# Records for the task

=== Section Start ===

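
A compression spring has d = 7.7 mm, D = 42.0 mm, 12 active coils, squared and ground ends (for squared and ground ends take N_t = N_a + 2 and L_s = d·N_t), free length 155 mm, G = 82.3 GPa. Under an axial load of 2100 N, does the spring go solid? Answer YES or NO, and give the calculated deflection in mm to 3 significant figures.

YES, δ = 51.6 mm

k = Gd⁴/(8D³N_a) = (82.3×10³)(7.7⁴)/(8·42.0³·12) = 40.677 N/mm
N_t = 14; L_s = 7.7·14 = 107.8 mm; δ_solid = L₀ − L_s = 155 − 107.8 = 47.2 mm
δ = F/k = 2100/40.677 = 51.627 mm
δ ≥ δ_solid → spring goes solid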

=== Section End ===

# What the task asks
Restate each entry above word for word.

# Result
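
A compression spring has d = 7.7 mm, D = 42.0 mm, 12 active coils, squared and ground ends (for squared and ground ends take N_t = N_a + 2 and L_s = d·N_t), free length 155 mm, G = 82.3 GPa. Under an axial load of 2100 N, does the spring go solid? Answer YES or NO, and give the calculated deflection in mm to 3 significant figures.

YES, δ = 51.6 mm

k = Gd⁴/(8D³N_a) = (82.3×10³)(7.7⁴)/(8·42.0³·12) = 40.677 N/mm
N_t = 14; L_s = 7.7·14 = 107.8 mm; δ_solid = L₀ − L_s = 155 − 107.8 = 47.2 mm
δ = F/k = 2100/40.677 = 51.627 mm
δ ≥ δ_solid → spring goes solid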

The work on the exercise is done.